- [Task objective]:
Write out, exactly as they stand, the line containing "Is minterm m16" and all subsequent lines up to and including the final line of the records.

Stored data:
■ ■ ■
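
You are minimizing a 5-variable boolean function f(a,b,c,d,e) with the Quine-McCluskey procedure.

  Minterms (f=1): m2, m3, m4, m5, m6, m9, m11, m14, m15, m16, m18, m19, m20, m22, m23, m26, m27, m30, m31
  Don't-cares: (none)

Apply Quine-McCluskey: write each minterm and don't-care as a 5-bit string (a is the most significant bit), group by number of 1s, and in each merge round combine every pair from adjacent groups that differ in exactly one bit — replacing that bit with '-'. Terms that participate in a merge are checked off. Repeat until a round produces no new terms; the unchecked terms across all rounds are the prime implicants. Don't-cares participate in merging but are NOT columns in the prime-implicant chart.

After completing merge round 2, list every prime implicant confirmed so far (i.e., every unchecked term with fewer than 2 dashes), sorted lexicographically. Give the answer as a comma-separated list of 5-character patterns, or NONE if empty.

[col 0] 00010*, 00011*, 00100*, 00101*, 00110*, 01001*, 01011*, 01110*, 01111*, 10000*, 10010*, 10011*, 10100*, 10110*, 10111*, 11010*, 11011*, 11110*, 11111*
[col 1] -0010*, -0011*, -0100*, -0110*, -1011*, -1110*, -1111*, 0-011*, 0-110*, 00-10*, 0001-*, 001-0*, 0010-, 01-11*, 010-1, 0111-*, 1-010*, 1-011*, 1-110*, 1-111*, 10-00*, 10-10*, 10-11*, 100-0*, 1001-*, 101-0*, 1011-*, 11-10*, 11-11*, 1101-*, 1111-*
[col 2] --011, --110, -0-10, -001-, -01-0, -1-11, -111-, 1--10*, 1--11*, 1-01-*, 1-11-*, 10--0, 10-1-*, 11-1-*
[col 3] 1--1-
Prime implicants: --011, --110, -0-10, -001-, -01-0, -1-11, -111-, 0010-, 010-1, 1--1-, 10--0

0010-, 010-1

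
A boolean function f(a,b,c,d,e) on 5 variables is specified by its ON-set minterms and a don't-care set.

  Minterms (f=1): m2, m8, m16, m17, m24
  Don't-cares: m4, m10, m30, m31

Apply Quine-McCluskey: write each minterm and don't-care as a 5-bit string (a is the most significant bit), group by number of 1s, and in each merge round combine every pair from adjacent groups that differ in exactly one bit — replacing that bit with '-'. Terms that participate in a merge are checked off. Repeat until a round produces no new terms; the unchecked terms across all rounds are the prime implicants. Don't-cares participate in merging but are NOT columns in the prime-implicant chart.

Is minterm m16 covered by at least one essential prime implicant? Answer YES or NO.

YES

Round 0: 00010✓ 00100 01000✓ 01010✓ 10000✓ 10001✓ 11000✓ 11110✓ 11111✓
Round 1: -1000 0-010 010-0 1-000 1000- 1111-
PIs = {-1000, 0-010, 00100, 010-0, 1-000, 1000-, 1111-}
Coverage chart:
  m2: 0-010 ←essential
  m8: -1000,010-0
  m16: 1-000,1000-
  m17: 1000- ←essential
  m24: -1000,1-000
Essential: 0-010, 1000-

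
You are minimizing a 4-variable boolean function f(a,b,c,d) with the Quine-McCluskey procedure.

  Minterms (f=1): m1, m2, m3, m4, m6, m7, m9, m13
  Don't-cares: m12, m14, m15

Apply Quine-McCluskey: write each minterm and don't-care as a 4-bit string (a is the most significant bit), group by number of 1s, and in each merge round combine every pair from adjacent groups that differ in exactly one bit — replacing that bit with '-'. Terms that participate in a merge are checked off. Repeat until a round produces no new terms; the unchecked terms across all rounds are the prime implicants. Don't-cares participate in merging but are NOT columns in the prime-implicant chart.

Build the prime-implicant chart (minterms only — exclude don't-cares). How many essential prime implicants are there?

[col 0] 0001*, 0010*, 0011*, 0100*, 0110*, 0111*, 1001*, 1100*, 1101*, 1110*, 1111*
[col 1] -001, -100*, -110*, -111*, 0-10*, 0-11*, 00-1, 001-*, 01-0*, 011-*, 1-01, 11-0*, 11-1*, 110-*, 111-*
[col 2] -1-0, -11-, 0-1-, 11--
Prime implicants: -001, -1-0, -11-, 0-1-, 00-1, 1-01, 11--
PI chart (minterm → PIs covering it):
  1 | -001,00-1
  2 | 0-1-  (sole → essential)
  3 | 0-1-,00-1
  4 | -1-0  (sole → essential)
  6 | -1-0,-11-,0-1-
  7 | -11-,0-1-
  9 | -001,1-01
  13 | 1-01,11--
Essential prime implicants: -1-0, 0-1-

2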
■ ■ ■
- [Expected answer]:
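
Is minterm m16 covered by at least one essential prime implicant? Answer YES or NO.

YES

Round 0: 00010✓ 00100 01000✓ 01010✓ 10000✓ 10001✓ 11000✓ 11110✓ 11111✓
Round 1: -1000 0-010 010-0 1-000 1000- 1111-
PIs = {-1000, 0-010, 00100, 010-0, 1-000, 1000-, 1111-}
Coverage chart:
  m2: 0-010 ←essential
  m8: -1000,010-0
  m16: 1-000,1000-
  m17: 1000- ←essential
  m24: -1000,1-000
Essential: 0-010, 1000-

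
You are minimizing a 4-variable boolean function f(a,b,c,d) with the Quine-McCluskey procedure.

  Minterms (f=1): m1, m2, m3, m4, m6, m7, m9, m13
  Don't-cares: m12, m14, m15

Apply Quine-McCluskey: write each minterm and don't-care as a 4-bit string (a is the most significant bit), group by number of 1s, and in each merge round combine every pair from adjacent groups that differ in exactly one bit — replacing that bit with '-'. Terms that participate in a merge are checked off. Repeat until a round produces no new terms; the unchecked terms across all rounds are the prime implicants. Don't-cares participate in merging but are NOT columns in the prime-implicant chart.

Build the prime-implicant chart (minterms only — exclude don't-cares). How many essential prime implicants are there?

[col 0] 0001*, 0010*, 0011*, 0100*, 0110*, 0111*, 1001*, 1100*, 1101*, 1110*, 1111*
[col 1] -001, -100*, -110*, -111*, 0-10*, 0-11*, 00-1, 001-*, 01-0*, 011-*, 1-01, 11-0*, 11-1*, 110-*, 111-*
[col 2] -1-0, -11-, 0-1-, 11--
Prime implicants: -001, -1-0, -11-, 0-1-, 00-1, 1-01, 11--
PI chart (minterm → PIs covering it):
  1 | -001,00-1
  2 | 0-1-  (sole → essential)
  3 | 0-1-,00-1
  4 | -1-0  (sole → essential)
  6 | -1-0,-11-,0-1-
  7 | -11-,0-1-
  9 | -001,1-01
  13 | 1-01,11--
Essential prime implicants: -1-0, 0-1-

2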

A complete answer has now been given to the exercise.